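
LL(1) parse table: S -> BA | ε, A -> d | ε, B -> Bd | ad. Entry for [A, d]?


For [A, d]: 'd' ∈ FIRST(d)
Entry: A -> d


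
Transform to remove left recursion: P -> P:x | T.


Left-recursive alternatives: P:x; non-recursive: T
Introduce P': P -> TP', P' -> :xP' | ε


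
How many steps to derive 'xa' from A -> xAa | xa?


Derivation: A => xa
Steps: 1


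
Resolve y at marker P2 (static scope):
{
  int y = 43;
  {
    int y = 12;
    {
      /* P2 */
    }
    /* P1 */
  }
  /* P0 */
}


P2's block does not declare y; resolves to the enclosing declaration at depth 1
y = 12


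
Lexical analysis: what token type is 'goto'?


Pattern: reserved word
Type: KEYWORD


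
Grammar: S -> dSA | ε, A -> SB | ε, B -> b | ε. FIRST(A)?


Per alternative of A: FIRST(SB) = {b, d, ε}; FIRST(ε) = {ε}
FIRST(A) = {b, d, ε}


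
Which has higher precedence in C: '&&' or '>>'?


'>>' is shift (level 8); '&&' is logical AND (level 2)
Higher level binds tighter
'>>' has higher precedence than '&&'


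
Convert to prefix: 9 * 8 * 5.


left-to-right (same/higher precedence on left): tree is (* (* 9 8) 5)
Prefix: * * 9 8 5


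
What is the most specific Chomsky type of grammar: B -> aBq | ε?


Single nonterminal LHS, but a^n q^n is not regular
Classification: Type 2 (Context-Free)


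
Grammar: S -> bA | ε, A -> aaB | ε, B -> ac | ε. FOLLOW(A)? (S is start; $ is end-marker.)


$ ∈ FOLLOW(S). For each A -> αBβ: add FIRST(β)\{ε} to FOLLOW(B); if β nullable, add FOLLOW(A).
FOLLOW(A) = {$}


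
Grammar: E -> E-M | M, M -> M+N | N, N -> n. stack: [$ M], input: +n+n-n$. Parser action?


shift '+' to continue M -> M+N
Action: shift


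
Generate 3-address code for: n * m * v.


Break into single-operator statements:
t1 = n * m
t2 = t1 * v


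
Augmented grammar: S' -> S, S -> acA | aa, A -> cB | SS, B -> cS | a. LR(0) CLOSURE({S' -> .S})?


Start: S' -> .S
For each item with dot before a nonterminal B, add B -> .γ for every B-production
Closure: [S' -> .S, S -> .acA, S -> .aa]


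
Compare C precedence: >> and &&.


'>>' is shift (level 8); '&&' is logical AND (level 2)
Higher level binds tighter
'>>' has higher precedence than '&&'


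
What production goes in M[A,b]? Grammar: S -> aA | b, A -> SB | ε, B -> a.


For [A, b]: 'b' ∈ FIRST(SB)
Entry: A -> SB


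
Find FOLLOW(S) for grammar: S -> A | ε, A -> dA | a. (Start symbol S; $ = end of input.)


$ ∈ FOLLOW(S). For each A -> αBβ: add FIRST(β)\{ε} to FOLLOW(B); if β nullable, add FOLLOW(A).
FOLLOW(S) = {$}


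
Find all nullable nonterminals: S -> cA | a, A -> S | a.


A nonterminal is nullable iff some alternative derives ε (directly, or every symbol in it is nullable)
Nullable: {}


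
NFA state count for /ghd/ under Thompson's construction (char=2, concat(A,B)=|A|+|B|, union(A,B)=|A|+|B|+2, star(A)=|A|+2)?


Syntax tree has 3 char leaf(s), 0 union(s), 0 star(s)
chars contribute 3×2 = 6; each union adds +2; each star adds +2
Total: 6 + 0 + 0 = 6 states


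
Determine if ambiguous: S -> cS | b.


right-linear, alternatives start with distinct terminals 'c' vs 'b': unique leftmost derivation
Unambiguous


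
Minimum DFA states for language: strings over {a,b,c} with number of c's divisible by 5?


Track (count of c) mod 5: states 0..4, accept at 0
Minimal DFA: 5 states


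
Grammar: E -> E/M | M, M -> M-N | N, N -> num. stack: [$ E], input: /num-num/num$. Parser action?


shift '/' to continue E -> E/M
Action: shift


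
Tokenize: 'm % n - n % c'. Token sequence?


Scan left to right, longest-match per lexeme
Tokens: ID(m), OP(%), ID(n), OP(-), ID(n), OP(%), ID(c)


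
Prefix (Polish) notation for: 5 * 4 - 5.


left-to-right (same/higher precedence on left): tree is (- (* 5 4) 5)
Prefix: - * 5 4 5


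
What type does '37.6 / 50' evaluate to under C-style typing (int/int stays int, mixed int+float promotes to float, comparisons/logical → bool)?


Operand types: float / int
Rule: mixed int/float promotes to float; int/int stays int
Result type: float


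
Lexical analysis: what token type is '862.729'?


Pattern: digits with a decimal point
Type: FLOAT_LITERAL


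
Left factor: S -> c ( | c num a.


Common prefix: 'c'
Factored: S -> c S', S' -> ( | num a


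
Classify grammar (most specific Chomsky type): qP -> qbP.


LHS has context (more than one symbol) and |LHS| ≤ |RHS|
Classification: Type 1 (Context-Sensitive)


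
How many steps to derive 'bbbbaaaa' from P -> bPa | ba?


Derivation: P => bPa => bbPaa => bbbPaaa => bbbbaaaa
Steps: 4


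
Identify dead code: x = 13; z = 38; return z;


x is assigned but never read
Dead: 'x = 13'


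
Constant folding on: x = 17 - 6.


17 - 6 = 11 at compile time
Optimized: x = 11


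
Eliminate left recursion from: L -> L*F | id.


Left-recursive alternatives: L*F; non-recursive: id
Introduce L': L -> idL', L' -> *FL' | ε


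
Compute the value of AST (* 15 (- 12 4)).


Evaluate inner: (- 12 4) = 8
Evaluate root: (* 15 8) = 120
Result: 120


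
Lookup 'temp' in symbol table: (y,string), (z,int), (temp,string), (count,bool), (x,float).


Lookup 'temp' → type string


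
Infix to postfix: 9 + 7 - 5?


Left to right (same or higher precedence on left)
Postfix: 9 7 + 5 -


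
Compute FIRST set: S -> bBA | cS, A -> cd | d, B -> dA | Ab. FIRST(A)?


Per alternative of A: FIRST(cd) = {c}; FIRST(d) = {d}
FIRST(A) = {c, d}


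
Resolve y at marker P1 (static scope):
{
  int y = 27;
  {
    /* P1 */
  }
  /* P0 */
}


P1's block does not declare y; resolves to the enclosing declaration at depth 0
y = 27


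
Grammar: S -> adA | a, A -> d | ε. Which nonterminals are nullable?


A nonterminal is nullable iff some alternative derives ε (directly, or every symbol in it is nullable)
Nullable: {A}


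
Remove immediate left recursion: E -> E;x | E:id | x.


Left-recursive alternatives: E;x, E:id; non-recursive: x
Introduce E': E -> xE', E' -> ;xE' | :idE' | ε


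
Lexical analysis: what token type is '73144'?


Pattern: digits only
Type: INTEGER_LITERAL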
..........
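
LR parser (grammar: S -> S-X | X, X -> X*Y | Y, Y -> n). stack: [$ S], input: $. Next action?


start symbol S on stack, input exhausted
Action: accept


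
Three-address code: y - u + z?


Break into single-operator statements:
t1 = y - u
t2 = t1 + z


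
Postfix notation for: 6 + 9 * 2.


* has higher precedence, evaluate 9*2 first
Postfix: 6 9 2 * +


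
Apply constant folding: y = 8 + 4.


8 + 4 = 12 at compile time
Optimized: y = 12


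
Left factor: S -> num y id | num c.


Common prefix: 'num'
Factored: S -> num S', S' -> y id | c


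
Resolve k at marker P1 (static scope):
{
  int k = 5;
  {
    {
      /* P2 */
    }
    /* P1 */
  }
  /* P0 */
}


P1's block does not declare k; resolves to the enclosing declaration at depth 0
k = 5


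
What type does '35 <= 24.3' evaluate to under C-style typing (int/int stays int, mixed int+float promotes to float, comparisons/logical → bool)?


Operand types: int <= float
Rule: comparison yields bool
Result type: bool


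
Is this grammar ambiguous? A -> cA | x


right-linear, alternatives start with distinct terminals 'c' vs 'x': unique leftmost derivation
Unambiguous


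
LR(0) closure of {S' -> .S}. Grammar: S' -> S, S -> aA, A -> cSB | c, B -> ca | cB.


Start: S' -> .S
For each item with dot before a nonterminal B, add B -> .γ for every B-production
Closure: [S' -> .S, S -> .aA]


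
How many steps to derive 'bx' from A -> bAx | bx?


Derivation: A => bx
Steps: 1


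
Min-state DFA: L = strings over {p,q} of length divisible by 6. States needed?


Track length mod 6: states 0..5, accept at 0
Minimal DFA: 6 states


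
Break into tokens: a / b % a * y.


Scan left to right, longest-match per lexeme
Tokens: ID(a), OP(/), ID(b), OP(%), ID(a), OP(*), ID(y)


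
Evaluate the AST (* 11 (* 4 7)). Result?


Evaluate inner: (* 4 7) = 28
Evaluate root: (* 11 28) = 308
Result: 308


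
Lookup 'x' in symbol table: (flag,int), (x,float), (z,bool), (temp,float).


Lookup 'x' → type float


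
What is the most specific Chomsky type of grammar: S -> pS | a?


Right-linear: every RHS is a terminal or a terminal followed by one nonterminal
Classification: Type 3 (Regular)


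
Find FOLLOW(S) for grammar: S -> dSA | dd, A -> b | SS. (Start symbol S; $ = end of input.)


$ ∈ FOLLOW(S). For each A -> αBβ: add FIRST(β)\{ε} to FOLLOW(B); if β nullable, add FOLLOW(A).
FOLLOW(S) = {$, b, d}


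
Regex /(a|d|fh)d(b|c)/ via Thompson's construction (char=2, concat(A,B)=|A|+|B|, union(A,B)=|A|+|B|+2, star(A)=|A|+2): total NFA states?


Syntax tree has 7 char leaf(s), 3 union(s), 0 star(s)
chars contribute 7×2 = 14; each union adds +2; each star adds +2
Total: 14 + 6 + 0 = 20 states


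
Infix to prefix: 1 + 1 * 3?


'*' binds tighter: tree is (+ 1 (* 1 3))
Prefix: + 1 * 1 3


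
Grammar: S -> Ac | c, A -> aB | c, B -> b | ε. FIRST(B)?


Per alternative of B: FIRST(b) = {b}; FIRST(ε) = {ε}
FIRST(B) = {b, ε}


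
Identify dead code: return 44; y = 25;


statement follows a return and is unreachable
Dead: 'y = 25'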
..........
→ EXERCISE INSTRUCTIONS
Show all lines from the data that contain "scope".

→ THE COMPLETED TASK
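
Resolve y at marker P2 (static scope):
Resolve y at marker P1 (static scope):
Resolve k at marker P1 (static scope):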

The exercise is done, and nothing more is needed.